#### GOAL OF THE EXERCISE
Line by line, copy the material that follows without leaving anything out.

#### THE INPUT

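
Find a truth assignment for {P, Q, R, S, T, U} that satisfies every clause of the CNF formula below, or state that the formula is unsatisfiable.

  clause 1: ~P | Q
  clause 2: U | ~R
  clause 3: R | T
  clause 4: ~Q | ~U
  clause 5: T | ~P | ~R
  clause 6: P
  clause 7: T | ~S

P=1,  Q=1,  R=0,  S=0,  T=1,  U=0

Unit clause (P) forces P = 1.
Unit clause (Q) forces Q = 1.
Unit clause (~U) forces U = 0.
Unit clause (~R) forces R = 0.
Unit clause (T) forces T = 1.
No clause remains; S is free.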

#### TASK SOLUTION
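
Find a truth assignment for {P, Q, R, S, T, U} that satisfies every clause of the CNF formula below, or state that the formula is unsatisfiable.

  clause 1: ~P | Q
  clause 2: U | ~R
  clause 3: R | T
  clause 4: ~Q | ~U
  clause 5: T | ~P | ~R
  clause 6: P
  clause 7: T | ~S

P=1,  Q=1,  R=0,  S=0,  T=1,  U=0

Unit clause (P) forces P = 1.
Unit clause (Q) forces Q = 1.
Unit clause (~U) forces U = 0.
Unit clause (~R) forces R = 0.
Unit clause (T) forces T = 1.
No clause remains; S is free.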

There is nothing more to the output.